:: What is expected ::
Below are records; copy exactly the line containing "Insert the following" and every line after it, through the last.

*** Dataset records Section Begins ***

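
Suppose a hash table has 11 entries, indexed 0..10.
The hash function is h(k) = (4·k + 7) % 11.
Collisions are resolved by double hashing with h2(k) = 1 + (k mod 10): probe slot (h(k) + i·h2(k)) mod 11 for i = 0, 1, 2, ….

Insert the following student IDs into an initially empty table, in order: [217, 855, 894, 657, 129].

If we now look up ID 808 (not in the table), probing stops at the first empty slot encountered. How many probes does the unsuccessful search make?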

*** Dataset records Section Ends ***

:: Answer space ::
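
Insert the following student IDs into an initially empty table, in order: [217, 855, 894, 657, 129].

If we now look up ID 808 (not in the table), probing stops at the first empty slot encountered. How many probes does the unsuccessful search make?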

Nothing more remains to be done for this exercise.